The task:
Where does the string "contain" appear? Copy every line of the entries below that holds it.

Source data:
* * *

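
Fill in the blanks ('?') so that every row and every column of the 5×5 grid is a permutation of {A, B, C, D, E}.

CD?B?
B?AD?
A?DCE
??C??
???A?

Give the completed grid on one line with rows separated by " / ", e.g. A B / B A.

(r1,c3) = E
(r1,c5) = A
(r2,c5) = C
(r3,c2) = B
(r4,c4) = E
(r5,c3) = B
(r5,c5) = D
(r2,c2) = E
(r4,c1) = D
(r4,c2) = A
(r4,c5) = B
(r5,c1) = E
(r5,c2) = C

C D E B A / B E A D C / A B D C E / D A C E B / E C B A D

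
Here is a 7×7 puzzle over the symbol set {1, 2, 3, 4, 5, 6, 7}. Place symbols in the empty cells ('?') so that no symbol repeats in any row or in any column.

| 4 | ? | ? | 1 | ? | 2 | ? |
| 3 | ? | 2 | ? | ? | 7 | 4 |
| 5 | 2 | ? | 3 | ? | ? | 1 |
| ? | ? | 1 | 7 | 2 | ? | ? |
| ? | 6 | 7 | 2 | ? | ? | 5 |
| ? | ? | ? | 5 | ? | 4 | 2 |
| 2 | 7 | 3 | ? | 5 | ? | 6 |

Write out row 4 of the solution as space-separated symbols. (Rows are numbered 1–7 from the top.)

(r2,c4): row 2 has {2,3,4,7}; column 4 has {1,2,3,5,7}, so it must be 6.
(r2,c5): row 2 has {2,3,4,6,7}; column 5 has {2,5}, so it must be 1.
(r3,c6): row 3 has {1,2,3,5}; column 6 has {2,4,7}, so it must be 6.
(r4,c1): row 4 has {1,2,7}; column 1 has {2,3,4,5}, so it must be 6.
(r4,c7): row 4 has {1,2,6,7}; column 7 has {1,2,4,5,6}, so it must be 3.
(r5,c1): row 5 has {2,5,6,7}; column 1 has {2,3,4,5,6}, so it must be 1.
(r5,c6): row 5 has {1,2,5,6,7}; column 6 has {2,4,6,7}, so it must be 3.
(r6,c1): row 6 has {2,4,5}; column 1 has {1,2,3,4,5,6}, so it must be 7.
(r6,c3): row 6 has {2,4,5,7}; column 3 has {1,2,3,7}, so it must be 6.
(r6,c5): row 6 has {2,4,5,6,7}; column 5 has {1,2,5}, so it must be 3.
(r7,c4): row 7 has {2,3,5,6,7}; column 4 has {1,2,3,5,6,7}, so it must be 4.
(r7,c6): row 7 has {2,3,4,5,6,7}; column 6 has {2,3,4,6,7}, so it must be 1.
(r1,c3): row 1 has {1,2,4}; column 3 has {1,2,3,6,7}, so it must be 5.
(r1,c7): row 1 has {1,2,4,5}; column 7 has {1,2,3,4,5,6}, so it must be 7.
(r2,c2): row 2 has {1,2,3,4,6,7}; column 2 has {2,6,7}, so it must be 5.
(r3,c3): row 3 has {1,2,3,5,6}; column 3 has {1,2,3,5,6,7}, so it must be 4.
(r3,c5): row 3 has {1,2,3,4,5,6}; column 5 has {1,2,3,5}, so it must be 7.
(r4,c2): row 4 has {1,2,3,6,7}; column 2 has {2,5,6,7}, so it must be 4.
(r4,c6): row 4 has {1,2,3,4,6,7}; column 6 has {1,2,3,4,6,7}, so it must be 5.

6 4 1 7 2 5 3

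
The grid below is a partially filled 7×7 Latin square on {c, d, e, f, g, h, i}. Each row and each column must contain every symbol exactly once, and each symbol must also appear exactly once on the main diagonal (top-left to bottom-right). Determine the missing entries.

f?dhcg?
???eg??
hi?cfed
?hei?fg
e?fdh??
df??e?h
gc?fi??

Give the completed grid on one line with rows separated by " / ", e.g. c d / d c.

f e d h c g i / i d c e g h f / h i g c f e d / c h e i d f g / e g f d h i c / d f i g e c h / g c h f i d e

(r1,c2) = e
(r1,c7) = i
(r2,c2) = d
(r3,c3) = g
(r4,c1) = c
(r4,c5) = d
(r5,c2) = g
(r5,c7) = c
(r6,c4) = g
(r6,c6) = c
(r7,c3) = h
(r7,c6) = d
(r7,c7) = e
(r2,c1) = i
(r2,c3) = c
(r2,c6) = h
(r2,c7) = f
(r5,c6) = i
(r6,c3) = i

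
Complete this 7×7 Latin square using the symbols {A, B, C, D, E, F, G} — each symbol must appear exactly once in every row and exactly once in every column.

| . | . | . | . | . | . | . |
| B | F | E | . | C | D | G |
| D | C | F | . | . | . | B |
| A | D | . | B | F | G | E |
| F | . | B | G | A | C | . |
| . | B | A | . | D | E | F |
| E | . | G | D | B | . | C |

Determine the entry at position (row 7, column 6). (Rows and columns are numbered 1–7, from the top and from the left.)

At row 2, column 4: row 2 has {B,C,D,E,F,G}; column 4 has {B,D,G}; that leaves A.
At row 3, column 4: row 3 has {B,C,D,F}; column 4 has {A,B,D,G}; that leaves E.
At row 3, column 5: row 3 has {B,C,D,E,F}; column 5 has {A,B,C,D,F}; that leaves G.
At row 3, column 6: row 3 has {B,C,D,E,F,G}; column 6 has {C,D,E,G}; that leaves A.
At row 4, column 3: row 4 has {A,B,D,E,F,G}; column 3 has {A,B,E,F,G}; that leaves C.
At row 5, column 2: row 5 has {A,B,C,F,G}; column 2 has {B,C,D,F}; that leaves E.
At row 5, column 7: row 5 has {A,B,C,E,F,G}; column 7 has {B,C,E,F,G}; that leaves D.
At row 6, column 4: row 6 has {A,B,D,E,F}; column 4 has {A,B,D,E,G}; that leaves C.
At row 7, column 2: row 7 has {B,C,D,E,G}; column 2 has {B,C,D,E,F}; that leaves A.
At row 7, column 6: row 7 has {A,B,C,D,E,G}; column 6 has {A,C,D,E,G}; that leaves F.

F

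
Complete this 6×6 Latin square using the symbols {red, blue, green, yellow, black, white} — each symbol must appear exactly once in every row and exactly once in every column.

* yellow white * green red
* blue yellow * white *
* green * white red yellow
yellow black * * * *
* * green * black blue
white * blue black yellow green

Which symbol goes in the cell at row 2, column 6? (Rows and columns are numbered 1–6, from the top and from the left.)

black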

* * *

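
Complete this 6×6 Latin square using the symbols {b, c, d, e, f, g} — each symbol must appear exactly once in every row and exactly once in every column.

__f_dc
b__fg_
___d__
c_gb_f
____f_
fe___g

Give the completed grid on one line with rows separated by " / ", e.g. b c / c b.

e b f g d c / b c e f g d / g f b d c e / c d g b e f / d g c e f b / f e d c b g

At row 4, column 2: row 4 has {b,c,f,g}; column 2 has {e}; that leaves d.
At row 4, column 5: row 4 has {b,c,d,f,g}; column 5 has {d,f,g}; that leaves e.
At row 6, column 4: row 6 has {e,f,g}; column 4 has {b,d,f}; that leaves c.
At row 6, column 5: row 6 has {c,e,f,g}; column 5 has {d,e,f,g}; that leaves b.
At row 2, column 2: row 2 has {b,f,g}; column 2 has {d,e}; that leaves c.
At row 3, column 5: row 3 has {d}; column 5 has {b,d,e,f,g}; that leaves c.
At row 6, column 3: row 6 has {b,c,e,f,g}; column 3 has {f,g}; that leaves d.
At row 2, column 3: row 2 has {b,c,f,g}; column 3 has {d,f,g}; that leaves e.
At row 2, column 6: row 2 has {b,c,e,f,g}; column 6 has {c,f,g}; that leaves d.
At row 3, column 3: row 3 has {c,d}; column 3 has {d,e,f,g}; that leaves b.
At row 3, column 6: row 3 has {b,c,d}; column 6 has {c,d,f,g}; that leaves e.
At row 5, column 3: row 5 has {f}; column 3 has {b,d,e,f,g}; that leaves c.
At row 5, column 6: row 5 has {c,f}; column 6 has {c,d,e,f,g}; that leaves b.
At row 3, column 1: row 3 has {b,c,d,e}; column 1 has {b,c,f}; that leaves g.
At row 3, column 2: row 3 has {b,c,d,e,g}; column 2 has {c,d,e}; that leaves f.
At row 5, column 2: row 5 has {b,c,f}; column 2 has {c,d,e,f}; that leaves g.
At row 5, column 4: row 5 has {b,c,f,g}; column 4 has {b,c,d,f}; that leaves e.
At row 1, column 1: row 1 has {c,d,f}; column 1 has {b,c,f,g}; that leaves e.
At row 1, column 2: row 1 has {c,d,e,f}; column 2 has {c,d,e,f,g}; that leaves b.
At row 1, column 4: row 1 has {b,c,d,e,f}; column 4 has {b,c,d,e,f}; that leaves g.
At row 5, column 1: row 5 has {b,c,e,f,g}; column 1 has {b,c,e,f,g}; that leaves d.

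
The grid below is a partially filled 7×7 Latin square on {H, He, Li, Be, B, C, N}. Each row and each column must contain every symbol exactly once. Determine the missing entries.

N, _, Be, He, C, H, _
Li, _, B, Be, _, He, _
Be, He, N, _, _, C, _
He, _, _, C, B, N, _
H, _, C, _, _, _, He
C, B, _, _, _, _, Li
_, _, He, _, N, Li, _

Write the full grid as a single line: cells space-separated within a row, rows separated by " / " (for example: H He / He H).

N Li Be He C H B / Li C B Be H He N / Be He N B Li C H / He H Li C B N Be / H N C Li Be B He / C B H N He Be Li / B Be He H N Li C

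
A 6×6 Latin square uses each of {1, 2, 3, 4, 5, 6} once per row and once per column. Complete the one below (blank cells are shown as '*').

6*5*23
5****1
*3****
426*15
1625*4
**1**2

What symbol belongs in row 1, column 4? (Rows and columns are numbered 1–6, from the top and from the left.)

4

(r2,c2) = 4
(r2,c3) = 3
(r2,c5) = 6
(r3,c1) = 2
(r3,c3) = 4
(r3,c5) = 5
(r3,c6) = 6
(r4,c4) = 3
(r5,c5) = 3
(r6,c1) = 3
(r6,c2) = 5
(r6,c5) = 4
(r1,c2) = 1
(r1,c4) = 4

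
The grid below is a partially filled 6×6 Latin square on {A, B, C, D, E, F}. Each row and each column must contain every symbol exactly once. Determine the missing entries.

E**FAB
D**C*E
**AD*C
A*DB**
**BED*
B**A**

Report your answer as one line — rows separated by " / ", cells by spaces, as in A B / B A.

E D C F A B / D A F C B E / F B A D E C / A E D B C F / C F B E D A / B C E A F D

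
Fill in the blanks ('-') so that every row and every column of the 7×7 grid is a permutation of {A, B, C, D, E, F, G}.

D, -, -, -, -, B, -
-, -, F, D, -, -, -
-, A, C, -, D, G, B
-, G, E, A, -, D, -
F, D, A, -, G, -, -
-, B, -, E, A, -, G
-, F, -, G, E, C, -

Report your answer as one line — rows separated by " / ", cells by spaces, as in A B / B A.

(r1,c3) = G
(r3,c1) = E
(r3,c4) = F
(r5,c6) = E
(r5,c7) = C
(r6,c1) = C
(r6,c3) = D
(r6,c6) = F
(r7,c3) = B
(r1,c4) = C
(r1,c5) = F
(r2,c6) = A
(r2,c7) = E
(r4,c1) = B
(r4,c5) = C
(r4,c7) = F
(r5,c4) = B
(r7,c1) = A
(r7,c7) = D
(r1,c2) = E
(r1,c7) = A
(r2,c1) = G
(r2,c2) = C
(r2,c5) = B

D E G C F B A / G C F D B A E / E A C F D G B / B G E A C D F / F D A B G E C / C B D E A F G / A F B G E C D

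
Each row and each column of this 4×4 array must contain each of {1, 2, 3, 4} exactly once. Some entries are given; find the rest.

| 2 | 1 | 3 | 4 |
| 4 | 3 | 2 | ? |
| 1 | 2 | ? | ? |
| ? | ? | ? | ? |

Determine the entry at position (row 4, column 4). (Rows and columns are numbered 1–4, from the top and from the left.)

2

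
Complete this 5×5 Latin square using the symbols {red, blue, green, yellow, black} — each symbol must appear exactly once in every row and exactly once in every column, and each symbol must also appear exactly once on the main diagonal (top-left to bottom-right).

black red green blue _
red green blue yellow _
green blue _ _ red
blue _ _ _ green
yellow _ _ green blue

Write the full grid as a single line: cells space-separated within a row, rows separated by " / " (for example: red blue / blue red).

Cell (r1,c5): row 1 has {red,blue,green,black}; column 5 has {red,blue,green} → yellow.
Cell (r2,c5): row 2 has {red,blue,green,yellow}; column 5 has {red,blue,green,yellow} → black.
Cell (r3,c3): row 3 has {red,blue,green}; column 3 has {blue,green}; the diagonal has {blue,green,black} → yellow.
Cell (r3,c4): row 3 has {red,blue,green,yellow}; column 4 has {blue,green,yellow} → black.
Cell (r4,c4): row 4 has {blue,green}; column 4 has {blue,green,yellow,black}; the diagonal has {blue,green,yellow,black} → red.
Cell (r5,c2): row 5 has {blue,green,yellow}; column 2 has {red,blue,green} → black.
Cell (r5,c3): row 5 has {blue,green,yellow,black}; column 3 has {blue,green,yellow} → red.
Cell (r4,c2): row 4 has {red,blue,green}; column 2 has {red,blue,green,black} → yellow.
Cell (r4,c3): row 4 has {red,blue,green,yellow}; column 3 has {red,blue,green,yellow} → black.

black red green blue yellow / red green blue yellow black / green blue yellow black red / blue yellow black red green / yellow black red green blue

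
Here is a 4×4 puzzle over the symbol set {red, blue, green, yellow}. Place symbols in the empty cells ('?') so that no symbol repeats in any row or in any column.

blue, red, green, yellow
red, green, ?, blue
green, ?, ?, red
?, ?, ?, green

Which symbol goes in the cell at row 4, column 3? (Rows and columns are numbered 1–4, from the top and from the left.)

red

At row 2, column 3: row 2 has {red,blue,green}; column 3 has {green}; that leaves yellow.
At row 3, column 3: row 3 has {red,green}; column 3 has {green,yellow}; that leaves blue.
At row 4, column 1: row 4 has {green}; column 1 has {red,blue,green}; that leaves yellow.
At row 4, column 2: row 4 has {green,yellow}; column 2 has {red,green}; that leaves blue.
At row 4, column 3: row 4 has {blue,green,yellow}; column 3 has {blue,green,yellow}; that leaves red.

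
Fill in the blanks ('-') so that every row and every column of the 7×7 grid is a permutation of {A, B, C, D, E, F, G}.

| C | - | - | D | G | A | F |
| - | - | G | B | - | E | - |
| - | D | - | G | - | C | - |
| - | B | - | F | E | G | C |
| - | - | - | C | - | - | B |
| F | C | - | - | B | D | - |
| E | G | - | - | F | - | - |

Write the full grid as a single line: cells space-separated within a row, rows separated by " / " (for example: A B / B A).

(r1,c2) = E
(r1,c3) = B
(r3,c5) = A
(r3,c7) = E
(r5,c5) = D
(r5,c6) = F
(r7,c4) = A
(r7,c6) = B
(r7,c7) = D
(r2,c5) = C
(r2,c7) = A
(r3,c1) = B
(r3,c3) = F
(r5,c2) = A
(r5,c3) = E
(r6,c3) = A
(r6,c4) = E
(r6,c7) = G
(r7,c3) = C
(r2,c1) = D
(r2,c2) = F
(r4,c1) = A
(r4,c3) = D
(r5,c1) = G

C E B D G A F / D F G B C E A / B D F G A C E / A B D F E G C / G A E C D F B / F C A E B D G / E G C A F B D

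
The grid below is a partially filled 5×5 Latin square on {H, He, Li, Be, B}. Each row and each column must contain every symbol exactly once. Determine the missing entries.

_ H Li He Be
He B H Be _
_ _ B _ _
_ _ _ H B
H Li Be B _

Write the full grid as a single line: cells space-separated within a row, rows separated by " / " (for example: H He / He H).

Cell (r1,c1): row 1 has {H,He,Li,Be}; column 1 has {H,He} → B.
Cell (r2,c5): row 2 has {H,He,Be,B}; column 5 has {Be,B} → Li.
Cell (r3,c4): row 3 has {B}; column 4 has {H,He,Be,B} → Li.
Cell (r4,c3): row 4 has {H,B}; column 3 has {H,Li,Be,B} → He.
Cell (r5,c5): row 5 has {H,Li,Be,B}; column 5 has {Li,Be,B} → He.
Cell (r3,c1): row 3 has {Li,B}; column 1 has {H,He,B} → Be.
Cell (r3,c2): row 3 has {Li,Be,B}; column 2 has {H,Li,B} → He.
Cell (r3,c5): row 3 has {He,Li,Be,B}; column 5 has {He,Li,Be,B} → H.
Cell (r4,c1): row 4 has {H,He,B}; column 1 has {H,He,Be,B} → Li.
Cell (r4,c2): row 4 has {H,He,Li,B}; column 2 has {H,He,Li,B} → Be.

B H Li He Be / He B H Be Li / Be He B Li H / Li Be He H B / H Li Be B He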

* * *

The completed task:
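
The grid below is a partially filled 7×7 Latin square on {c, d, e, f, g, h, i}. Each row and each column must contain every symbol exactly once, and each symbol must also appear exactly once on the main diagonal (top-left to bottom-right). Determine the missing entries.
The grid below is a partially filled 7×7 Latin square on {H, He, Li, Be, B, C, N}. Each row and each column must contain every symbol exactly once. Determine the missing entries.
The grid below is a partially filled 6×6 Latin square on {A, B, C, D, E, F}. Each row and each column must contain every symbol exactly once. Determine the missing entries.
Each row and each column of this 4×4 array must contain each of {1, 2, 3, 4} exactly once. Some entries are given; find the rest.
The grid below is a partially filled 5×5 Latin square on {H, He, Li, Be, B}. Each row and each column must contain every symbol exactly once. Determine the missing entries.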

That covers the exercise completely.